Entries taken from a collection:
──────────

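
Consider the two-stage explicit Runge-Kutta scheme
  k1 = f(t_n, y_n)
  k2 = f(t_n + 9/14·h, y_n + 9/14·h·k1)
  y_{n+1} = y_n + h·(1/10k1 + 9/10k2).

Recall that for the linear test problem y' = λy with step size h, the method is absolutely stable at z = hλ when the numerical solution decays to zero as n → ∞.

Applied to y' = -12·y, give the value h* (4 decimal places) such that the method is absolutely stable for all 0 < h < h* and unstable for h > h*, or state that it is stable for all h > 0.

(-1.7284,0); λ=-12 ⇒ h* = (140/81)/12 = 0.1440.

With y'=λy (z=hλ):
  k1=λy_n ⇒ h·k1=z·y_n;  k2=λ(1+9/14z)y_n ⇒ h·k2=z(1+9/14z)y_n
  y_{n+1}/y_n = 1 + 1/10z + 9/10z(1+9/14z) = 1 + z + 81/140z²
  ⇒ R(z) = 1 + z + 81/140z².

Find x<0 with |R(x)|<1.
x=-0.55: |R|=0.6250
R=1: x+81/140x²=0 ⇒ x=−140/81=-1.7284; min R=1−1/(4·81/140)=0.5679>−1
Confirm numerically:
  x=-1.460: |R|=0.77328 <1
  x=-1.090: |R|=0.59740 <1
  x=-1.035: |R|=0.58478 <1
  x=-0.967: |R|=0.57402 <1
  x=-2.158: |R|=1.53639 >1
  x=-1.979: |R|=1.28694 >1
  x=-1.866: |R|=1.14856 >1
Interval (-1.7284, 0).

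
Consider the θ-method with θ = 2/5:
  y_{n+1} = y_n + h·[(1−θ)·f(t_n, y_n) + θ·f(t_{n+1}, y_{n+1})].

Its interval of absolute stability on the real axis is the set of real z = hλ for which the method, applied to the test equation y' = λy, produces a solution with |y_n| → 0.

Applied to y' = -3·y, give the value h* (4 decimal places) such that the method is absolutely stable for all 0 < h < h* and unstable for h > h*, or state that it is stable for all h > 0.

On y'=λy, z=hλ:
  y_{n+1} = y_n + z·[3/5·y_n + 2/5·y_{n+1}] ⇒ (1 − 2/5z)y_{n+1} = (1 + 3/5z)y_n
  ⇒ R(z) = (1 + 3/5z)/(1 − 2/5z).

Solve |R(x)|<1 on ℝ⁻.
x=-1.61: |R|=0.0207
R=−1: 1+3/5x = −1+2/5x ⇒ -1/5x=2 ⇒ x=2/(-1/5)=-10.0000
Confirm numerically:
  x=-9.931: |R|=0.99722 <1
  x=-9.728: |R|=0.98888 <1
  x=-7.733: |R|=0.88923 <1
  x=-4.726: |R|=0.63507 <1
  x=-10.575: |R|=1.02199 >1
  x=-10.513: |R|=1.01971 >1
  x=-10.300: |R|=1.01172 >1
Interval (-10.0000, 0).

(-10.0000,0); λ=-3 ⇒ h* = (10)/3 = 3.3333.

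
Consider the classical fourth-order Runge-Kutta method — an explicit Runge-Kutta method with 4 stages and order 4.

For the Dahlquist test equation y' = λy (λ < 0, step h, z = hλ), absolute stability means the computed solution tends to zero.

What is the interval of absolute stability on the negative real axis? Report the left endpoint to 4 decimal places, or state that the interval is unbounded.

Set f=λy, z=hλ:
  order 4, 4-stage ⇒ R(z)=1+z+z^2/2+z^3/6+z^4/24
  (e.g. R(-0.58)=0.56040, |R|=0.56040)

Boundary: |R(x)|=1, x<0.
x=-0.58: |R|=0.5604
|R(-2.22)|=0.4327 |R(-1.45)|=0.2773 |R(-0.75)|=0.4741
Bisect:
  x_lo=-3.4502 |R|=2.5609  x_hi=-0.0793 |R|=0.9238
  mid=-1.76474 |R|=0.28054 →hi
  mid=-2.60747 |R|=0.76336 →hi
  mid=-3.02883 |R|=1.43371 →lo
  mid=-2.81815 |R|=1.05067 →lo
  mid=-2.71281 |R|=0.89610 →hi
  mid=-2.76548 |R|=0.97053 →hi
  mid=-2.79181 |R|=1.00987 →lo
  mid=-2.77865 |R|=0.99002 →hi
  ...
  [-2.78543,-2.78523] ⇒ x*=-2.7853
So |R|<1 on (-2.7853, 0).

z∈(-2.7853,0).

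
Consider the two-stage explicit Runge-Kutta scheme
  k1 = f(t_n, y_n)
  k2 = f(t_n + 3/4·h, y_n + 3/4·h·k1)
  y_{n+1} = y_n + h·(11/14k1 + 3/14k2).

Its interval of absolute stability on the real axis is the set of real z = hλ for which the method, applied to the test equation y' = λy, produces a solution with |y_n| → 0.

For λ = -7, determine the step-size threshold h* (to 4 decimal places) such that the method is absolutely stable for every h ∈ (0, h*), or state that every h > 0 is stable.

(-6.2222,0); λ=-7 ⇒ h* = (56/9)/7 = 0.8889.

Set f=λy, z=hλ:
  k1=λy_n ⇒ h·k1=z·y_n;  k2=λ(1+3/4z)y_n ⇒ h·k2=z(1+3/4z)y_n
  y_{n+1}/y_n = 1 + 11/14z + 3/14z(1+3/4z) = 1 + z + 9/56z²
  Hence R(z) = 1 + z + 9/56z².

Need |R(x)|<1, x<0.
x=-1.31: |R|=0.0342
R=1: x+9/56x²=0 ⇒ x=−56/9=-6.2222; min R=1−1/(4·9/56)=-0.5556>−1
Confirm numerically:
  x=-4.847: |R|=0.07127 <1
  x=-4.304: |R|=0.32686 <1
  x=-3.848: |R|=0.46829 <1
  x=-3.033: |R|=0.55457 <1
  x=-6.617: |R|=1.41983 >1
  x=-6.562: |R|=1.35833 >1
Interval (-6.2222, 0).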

──────────

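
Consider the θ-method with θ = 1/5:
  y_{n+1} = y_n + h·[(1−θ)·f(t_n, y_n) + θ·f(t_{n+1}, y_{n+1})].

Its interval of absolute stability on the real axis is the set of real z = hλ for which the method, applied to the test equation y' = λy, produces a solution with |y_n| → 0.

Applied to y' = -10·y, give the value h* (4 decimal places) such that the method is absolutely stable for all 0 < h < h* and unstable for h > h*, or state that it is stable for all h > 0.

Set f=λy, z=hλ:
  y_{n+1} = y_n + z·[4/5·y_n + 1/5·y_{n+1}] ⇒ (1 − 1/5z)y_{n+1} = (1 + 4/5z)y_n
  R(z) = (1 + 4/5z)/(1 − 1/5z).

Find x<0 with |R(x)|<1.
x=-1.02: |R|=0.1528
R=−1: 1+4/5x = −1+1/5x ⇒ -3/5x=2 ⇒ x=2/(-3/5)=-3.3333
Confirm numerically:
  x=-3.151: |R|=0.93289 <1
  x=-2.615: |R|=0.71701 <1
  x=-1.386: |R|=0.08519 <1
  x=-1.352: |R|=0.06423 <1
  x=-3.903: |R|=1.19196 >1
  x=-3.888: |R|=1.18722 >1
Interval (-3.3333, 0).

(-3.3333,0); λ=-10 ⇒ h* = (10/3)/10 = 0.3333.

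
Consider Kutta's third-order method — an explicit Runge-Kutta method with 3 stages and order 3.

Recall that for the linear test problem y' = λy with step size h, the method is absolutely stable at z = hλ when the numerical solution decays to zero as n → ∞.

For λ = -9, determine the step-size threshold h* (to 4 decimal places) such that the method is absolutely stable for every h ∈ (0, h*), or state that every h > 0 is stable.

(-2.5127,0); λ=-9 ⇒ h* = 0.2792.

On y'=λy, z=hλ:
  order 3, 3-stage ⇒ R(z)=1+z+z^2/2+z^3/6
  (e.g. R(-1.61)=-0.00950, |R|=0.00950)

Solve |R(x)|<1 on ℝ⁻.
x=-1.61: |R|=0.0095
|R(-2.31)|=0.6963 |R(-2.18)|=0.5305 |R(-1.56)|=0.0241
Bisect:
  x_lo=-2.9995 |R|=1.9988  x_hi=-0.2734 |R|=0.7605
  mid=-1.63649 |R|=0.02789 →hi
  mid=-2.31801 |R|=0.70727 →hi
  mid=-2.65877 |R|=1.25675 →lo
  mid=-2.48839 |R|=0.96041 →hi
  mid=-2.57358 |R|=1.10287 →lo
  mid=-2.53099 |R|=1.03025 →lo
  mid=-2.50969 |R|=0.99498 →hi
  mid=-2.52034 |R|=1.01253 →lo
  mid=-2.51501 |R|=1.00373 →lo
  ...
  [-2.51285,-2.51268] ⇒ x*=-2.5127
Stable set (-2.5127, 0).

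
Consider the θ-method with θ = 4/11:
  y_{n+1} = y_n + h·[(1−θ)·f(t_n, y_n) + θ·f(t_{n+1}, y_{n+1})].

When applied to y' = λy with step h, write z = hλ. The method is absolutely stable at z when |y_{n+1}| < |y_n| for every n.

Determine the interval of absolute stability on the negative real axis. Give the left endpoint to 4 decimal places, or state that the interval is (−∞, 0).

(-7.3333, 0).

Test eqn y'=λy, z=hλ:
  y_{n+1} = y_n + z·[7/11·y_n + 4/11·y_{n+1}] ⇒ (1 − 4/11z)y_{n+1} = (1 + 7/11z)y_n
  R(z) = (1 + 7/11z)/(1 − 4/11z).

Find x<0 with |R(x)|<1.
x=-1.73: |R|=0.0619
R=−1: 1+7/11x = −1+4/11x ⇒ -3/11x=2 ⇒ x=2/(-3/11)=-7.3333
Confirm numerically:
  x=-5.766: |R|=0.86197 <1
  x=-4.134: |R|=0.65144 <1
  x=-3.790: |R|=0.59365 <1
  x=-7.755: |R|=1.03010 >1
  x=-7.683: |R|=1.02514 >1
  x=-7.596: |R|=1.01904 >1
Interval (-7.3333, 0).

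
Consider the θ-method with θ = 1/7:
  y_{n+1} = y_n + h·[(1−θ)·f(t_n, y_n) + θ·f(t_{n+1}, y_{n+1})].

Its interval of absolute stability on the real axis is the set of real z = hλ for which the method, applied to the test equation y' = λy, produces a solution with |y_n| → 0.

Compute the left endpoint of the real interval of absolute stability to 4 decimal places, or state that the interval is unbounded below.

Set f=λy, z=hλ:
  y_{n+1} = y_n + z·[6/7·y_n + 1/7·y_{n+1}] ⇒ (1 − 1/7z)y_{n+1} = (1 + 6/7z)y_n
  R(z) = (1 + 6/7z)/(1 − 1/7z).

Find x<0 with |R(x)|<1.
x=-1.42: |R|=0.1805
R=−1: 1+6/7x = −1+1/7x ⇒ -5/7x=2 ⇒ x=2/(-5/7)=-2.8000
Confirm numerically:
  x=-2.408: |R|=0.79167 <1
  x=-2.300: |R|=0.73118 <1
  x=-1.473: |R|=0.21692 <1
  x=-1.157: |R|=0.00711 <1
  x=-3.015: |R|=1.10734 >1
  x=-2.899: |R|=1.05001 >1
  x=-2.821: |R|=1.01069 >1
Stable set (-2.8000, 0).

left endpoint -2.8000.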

──────────

Problem to work on
The answer needed is a single number: how many lines in the records above hold the string "Kutta". Please write nothing else.

Solution to this exercise
4